_Collected data entries_
=== Begin Enclosure ===

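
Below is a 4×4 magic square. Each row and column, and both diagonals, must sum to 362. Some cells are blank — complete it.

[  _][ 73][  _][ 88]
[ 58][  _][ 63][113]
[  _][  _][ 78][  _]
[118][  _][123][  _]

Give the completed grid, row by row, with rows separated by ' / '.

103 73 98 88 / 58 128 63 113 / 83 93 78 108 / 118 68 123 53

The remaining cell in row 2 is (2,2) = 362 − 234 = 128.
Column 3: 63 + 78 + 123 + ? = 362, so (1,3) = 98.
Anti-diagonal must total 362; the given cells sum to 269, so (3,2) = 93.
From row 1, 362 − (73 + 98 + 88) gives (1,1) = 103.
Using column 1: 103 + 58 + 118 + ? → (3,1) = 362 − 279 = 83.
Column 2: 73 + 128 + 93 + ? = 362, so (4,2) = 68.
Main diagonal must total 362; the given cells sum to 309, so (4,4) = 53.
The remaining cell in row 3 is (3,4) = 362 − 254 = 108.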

=== End Enclosure ===
=== Begin Enclosure ===

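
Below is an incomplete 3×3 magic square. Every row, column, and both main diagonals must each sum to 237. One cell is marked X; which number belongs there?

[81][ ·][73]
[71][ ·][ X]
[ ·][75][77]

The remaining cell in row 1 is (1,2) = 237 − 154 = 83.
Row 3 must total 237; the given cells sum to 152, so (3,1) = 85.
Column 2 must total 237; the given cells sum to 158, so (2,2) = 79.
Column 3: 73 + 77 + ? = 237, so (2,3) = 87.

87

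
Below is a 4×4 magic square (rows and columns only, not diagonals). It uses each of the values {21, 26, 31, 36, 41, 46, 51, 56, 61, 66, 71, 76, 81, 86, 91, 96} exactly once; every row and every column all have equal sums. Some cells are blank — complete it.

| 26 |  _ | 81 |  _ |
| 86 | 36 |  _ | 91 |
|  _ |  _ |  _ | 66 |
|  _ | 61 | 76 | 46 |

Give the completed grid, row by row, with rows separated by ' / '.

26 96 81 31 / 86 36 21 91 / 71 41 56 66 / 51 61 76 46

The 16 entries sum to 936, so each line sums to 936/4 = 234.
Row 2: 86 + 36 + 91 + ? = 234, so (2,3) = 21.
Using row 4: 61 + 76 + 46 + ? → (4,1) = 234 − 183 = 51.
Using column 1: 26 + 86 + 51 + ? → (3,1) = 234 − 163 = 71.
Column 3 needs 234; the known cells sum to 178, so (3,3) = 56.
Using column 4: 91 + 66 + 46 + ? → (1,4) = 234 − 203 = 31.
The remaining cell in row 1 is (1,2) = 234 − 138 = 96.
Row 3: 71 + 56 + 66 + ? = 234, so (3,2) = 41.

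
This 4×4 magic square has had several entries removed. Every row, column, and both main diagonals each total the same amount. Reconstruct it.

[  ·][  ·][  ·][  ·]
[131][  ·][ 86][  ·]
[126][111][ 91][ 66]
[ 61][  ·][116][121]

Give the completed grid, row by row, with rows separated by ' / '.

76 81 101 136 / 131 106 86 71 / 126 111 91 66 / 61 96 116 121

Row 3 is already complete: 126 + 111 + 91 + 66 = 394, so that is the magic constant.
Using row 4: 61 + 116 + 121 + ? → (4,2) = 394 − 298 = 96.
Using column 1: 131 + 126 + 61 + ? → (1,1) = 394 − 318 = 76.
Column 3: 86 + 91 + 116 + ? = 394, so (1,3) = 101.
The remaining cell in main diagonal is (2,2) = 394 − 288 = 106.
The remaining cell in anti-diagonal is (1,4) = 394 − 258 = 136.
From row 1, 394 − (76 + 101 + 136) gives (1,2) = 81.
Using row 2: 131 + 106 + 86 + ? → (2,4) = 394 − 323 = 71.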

=== End Enclosure ===
=== Begin Enclosure ===

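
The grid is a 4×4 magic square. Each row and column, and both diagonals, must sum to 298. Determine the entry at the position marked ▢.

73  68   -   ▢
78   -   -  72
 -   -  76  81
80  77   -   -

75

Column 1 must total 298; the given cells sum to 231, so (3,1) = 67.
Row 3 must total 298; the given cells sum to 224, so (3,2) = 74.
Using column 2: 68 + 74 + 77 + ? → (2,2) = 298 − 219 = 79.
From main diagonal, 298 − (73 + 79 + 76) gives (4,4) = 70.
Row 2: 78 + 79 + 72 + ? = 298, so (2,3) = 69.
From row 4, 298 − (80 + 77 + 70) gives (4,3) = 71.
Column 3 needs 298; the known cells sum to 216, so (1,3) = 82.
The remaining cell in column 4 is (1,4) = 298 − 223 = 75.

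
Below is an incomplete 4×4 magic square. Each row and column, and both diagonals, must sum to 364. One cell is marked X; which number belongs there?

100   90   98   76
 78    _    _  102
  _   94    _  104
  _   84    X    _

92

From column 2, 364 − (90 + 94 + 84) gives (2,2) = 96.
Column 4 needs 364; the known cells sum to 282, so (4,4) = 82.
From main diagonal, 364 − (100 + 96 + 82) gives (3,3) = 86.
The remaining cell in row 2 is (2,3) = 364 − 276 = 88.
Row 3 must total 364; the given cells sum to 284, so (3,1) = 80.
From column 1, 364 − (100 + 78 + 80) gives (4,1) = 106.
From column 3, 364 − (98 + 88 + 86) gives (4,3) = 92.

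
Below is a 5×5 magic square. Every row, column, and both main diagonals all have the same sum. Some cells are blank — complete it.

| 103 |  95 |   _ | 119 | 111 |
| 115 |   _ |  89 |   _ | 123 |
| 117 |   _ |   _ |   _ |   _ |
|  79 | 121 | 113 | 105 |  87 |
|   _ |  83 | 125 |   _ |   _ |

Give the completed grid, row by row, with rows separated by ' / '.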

=== End Enclosure ===

Find the lines in the entries above where "both" occurs, and copy each of them.

_Completed task_
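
Below is a 4×4 magic square. Each row and column, and both diagonals, must sum to 362. Some cells are blank — complete it.
Below is an incomplete 3×3 magic square. Every row, column, and both main diagonals must each sum to 237. One cell is marked X; which number belongs there?
This 4×4 magic square has had several entries removed. Every row, column, and both main diagonals each total the same amount. Reconstruct it.
The grid is a 4×4 magic square. Each row and column, and both diagonals, must sum to 298. Determine the entry at the position marked ▢.
Below is an incomplete 4×4 magic square. Each row and column, and both diagonals, must sum to 364. One cell is marked X; which number belongs there?
Below is a 5×5 magic square. Every row, column, and both main diagonals all have the same sum. Some cells are blank — complete it.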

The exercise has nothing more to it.